**PROVIDED RECORDS**
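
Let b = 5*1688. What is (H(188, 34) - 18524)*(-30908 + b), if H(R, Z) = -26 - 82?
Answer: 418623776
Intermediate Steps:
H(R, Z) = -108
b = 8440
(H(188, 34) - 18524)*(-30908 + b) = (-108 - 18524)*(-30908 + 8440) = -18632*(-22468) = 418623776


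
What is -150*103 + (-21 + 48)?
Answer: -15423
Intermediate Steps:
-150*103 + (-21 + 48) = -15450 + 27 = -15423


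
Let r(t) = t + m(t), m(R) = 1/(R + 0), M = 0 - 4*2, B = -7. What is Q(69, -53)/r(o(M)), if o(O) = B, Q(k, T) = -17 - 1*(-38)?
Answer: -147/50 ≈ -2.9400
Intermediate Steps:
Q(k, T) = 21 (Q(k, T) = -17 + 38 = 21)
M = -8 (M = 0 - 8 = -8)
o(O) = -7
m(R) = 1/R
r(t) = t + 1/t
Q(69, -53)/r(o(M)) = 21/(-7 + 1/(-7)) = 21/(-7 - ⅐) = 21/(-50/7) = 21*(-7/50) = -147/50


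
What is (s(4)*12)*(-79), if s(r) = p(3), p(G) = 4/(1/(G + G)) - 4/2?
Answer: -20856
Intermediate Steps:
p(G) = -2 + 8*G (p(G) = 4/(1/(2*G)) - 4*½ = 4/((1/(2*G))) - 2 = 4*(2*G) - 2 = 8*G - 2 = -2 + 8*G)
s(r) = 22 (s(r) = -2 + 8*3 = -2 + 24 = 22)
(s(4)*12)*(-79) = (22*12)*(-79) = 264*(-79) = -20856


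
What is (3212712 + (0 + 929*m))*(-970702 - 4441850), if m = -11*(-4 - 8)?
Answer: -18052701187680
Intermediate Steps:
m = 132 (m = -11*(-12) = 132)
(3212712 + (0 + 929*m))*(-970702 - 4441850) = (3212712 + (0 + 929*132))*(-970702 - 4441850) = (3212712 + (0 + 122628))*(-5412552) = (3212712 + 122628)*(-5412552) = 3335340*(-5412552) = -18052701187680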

**ACTIVITY**
Among the entries above, how many lines contain the string "Answer"? Write the number alone.

**OUTPUT BELOW**
5